# PROBLEM DETAILS
Return all records exactly. Nothing may be added.

....................

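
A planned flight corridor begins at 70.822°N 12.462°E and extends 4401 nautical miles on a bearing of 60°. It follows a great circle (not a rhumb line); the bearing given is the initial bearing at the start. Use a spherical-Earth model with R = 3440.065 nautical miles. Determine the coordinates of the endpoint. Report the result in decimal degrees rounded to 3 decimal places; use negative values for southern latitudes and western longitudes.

latitude 25.387°, longitude 125.803°

The arc subtends δ = 4401/3440.065 = 1.279336 rad at the centre.
Converting: φ₁ = 1.236077 rad, θ = 1.047198 rad.
Destination latitude: φ₂ = arcsin( sin φ₁ cos δ + cos φ₁ sin δ cos θ ) = arcsin(0.428728) = 25.387°.
Δλ = atan2( sin θ sin δ cos φ₁ , cos δ − sin φ₁ sin φ₂ ) = atan2(0.272494, -0.117584) = 1.978168 rad = 113.341°.
λ₂ = 12.462° + 113.341° = 125.803°.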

....................

# TASK RESPONSE
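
A planned flight corridor begins at 70.822°N 12.462°E and extends 4401 nautical miles on a bearing of 60°. It follows a great circle (not a rhumb line); the bearing given is the initial bearing at the start. Use a spherical-Earth model with R = 3440.065 nautical miles. Determine the coordinates of the endpoint. Report the result in decimal degrees rounded to 3 decimal places; use negative values for southern latitudes and western longitudes.

latitude 25.387°, longitude 125.803°

The arc subtends δ = 4401/3440.065 = 1.279336 rad at the centre.
Converting: φ₁ = 1.236077 rad, θ = 1.047198 rad.
Destination latitude: φ₂ = arcsin( sin φ₁ cos δ + cos φ₁ sin δ cos θ ) = arcsin(0.428728) = 25.387°.
Δλ = atan2( sin θ sin δ cos φ₁ , cos δ − sin φ₁ sin φ₂ ) = atan2(0.272494, -0.117584) = 1.978168 rad = 113.341°.
λ₂ = 12.462° + 113.341° = 125.803°.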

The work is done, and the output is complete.